# RECORD EXCERPTS:
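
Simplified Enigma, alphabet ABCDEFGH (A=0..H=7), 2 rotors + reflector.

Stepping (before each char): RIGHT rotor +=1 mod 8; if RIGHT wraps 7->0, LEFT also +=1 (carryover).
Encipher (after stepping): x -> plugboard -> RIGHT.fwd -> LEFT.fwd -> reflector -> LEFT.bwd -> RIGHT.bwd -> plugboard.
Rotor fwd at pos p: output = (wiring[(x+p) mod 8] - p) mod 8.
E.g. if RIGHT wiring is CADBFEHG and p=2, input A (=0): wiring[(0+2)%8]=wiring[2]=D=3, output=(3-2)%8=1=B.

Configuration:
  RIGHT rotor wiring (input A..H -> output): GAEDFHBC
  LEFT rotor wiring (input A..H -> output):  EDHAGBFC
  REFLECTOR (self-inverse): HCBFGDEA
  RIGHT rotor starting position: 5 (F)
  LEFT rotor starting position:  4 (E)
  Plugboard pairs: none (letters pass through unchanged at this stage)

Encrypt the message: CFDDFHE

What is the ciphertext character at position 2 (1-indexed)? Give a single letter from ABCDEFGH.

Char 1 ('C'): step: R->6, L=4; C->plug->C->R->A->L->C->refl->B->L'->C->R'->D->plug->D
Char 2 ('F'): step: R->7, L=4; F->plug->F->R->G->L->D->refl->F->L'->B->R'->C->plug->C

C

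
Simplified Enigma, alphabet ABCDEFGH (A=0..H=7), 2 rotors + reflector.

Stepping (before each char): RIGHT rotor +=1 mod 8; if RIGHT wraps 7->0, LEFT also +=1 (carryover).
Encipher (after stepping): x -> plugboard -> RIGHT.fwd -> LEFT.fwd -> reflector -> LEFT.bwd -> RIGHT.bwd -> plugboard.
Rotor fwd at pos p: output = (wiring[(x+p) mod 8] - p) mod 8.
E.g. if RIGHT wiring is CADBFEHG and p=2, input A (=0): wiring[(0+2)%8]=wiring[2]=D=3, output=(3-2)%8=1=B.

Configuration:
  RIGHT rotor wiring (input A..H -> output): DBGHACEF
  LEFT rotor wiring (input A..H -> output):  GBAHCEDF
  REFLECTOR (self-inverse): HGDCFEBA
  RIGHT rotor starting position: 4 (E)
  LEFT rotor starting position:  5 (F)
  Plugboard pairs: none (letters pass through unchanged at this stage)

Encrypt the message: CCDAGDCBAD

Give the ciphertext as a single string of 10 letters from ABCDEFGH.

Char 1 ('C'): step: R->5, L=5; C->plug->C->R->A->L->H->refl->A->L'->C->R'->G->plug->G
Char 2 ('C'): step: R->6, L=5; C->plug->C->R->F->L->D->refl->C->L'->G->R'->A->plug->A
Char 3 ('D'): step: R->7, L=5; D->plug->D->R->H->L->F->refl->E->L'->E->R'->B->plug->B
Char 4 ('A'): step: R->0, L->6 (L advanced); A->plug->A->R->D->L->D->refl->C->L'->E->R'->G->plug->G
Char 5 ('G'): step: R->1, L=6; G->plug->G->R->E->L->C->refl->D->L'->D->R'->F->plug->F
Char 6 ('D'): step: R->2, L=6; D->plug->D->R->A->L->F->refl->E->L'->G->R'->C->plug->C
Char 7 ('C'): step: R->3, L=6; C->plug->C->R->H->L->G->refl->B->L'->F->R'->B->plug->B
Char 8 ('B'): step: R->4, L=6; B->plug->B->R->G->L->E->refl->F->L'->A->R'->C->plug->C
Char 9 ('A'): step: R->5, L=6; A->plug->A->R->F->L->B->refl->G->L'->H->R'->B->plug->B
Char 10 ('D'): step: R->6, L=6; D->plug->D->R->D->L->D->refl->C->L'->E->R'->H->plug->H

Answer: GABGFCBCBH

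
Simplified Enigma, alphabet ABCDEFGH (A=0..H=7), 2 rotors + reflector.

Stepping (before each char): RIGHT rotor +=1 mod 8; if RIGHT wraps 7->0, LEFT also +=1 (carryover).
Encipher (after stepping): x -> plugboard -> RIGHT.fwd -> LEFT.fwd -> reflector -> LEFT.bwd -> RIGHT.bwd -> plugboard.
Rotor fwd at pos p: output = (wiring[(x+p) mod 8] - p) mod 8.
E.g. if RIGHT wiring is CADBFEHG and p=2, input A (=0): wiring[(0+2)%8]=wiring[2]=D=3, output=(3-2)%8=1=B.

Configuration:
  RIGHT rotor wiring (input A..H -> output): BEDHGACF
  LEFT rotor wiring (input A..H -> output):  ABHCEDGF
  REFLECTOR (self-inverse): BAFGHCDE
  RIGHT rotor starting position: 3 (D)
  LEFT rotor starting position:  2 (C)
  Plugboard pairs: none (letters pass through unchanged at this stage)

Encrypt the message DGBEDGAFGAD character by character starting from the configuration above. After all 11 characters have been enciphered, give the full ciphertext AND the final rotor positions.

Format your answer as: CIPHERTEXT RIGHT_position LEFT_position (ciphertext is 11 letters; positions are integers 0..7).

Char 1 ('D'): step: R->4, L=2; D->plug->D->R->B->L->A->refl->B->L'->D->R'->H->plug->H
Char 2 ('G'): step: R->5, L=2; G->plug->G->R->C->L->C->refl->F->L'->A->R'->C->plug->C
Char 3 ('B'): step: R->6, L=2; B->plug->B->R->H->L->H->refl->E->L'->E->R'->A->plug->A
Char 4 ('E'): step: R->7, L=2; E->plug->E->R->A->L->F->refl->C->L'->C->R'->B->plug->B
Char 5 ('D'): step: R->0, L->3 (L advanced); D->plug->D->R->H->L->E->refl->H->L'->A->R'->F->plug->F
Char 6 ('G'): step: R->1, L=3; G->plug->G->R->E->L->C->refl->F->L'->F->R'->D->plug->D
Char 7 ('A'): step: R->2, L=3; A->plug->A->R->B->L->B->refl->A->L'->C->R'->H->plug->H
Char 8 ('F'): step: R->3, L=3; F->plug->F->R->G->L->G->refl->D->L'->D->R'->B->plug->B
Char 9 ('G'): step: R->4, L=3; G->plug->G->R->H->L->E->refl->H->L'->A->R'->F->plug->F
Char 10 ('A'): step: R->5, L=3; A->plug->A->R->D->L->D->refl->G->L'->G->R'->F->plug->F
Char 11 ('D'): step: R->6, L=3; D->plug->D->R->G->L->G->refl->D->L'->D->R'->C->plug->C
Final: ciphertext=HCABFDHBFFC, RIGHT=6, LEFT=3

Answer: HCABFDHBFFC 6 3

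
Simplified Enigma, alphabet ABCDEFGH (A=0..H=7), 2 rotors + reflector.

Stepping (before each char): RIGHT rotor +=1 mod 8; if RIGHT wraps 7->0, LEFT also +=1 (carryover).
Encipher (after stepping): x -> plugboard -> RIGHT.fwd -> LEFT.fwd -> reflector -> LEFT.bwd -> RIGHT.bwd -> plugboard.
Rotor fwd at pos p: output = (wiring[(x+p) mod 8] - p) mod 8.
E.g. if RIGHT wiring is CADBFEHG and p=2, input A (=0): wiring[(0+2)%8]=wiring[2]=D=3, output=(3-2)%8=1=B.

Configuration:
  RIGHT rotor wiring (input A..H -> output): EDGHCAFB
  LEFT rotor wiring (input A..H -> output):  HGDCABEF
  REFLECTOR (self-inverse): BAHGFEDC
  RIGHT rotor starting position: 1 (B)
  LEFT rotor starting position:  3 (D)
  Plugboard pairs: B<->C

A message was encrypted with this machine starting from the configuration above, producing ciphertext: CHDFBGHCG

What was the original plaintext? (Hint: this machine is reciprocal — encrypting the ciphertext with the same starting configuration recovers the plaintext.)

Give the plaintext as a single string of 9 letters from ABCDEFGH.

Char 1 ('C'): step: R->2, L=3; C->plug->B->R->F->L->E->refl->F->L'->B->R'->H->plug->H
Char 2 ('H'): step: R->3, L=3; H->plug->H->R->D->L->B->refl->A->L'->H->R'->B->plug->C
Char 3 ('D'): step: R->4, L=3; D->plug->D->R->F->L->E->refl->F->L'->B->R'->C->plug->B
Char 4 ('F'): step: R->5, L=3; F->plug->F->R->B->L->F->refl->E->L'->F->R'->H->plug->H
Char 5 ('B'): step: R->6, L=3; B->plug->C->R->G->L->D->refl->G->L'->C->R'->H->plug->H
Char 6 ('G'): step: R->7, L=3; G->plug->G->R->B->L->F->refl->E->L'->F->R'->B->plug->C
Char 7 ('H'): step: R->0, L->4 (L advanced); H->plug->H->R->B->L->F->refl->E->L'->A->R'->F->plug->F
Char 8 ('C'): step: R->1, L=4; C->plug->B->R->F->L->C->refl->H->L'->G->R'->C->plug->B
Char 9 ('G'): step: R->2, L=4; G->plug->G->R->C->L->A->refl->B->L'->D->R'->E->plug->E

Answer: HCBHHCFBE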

==

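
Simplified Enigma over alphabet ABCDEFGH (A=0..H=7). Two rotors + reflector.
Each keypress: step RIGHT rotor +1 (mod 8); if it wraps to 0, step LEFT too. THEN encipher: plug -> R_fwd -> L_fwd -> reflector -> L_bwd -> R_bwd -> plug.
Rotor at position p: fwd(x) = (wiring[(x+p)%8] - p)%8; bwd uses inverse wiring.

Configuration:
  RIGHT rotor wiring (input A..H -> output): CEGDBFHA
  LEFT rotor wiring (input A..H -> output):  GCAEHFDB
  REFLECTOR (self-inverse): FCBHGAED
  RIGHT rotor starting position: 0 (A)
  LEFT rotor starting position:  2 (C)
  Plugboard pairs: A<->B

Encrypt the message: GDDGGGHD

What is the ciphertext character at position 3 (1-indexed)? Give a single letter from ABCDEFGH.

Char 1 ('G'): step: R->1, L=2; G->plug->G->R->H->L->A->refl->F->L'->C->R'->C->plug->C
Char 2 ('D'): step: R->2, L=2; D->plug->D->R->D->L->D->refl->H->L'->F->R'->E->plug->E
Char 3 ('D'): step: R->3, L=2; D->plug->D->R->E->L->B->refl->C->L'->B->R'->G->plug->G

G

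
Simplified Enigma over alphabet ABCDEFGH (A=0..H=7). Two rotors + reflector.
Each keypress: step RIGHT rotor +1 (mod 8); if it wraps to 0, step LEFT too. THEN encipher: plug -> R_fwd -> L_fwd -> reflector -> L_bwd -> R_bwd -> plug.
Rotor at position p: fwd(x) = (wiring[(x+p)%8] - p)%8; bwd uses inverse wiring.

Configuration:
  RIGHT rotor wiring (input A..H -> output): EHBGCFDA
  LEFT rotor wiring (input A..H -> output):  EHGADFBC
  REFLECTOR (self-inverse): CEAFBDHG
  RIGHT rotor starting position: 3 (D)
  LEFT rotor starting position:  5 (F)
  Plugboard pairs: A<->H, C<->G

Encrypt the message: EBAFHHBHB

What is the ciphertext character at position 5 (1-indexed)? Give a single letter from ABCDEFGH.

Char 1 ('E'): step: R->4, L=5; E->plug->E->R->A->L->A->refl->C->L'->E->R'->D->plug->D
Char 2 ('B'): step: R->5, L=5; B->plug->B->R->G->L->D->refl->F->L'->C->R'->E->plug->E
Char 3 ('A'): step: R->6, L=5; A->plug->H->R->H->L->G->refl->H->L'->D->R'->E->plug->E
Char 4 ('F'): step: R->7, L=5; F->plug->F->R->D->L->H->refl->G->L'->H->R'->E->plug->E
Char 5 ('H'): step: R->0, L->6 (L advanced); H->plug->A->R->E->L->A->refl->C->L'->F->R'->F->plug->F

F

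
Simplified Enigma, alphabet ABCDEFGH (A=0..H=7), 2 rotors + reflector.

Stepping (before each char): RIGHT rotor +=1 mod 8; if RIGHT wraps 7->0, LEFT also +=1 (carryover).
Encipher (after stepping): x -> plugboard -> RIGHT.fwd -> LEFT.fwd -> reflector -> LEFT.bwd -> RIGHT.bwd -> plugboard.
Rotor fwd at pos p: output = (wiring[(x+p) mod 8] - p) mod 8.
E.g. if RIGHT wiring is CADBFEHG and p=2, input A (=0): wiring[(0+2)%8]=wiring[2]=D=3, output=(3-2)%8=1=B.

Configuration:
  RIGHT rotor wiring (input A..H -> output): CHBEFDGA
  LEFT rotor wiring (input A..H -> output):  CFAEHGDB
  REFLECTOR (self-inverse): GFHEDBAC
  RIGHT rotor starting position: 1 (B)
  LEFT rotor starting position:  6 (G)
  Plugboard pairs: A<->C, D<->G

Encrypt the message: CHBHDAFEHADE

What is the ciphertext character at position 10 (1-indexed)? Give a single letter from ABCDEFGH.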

# WHAT TO WORK ON:
Please give an exact copy of the entries above, from the line with "What is the ciphertext character at position 2" down to the line with "Encrypt the message: CCDAGDCBAD", inclusive, and nothing else.

# RESULT:
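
What is the ciphertext character at position 2 (1-indexed)? Give a single letter from ABCDEFGH.

Char 1 ('C'): step: R->6, L=4; C->plug->C->R->A->L->C->refl->B->L'->C->R'->D->plug->D
Char 2 ('F'): step: R->7, L=4; F->plug->F->R->G->L->D->refl->F->L'->B->R'->C->plug->C

C

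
Simplified Enigma, alphabet ABCDEFGH (A=0..H=7), 2 rotors + reflector.

Stepping (before each char): RIGHT rotor +=1 mod 8; if RIGHT wraps 7->0, LEFT also +=1 (carryover).
Encipher (after stepping): x -> plugboard -> RIGHT.fwd -> LEFT.fwd -> reflector -> LEFT.bwd -> RIGHT.bwd -> plugboard.
Rotor fwd at pos p: output = (wiring[(x+p) mod 8] - p) mod 8.
E.g. if RIGHT wiring is CADBFEHG and p=2, input A (=0): wiring[(0+2)%8]=wiring[2]=D=3, output=(3-2)%8=1=B.

Configuration:
  RIGHT rotor wiring (input A..H -> output): DBGHACEF
  LEFT rotor wiring (input A..H -> output):  GBAHCEDF
  REFLECTOR (self-inverse): HGDCFEBA
  RIGHT rotor starting position: 4 (E)
  LEFT rotor starting position:  5 (F)
  Plugboard pairs: none (letters pass through unchanged at this stage)

Encrypt the message: CCDAGDCBAD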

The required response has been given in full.